* [What you will do]: Send back every record exactly.

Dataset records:
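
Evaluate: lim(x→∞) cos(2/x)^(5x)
This is an exponential indeterminate form.

For exponential indeterminate forms, take the natural log:
  Let L = lim(x→∞) cos(2/x)^(5x)
  Then ln(L) = lim(x→∞) [exponent × ln(base)]
  Evaluate using L'Hôpital or standard limits, then exponentiate.
  L = 1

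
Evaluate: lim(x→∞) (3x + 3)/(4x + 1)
This is an ∞/∞ indeterminate form.

Apply L'Hôpital's rule: differentiate numerator and denominator separately.
  f(x) = 3·x + 3   ⇒   f'(x) = 3
  g(x) = 4·x + 1   ⇒   g'(x) = 4
  lim(x→∞) f'(x)/g'(x) = lim(x→∞) (3)/(4)
  = 3/4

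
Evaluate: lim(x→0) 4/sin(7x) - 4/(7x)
This is an ∞-∞ indeterminate form.

Combine fractions or rationalize to convert ∞-∞ to 0/0 form:
  lim(x→0) 4/sin(7x) - 4/(7x) = 0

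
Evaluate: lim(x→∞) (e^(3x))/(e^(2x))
This is an ∞/∞ indeterminate form.

Apply L'Hôpital's rule: differentiate numerator and denominator separately.
  f(x) = e^(3·x)   ⇒   f'(x) = 3·e^(3·x)
  g(x) = e^(2·x)   ⇒   g'(x) = 2·e^(2·x)
  lim(x→∞) f'(x)/g'(x) = lim(x→∞) (3·e^(3·x))/(2·e^(2·x))
  = ∞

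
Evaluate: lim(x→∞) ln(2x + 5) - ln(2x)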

* [Output]:
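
Evaluate: lim(x→∞) cos(2/x)^(5x)
This is an exponential indeterminate form.

For exponential indeterminate forms, take the natural log:
  Let L = lim(x→∞) cos(2/x)^(5x)
  Then ln(L) = lim(x→∞) [exponent × ln(base)]
  Evaluate using L'Hôpital or standard limits, then exponentiate.
  L = 1

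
Evaluate: lim(x→∞) (3x + 3)/(4x + 1)
This is an ∞/∞ indeterminate form.

Apply L'Hôpital's rule: differentiate numerator and denominator separately.
  f(x) = 3·x + 3   ⇒   f'(x) = 3
  g(x) = 4·x + 1   ⇒   g'(x) = 4
  lim(x→∞) f'(x)/g'(x) = lim(x→∞) (3)/(4)
  = 3/4

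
Evaluate: lim(x→0) 4/sin(7x) - 4/(7x)
This is an ∞-∞ indeterminate form.

Combine fractions or rationalize to convert ∞-∞ to 0/0 form:
  lim(x→0) 4/sin(7x) - 4/(7x) = 0

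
Evaluate: lim(x→∞) (e^(3x))/(e^(2x))
This is an ∞/∞ indeterminate form.

Apply L'Hôpital's rule: differentiate numerator and denominator separately.
  f(x) = e^(3·x)   ⇒   f'(x) = 3·e^(3·x)
  g(x) = e^(2·x)   ⇒   g'(x) = 2·e^(2·x)
  lim(x→∞) f'(x)/g'(x) = lim(x→∞) (3·e^(3·x))/(2·e^(2·x))
  = ∞

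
Evaluate: lim(x→∞) ln(2x + 5) - ln(2x)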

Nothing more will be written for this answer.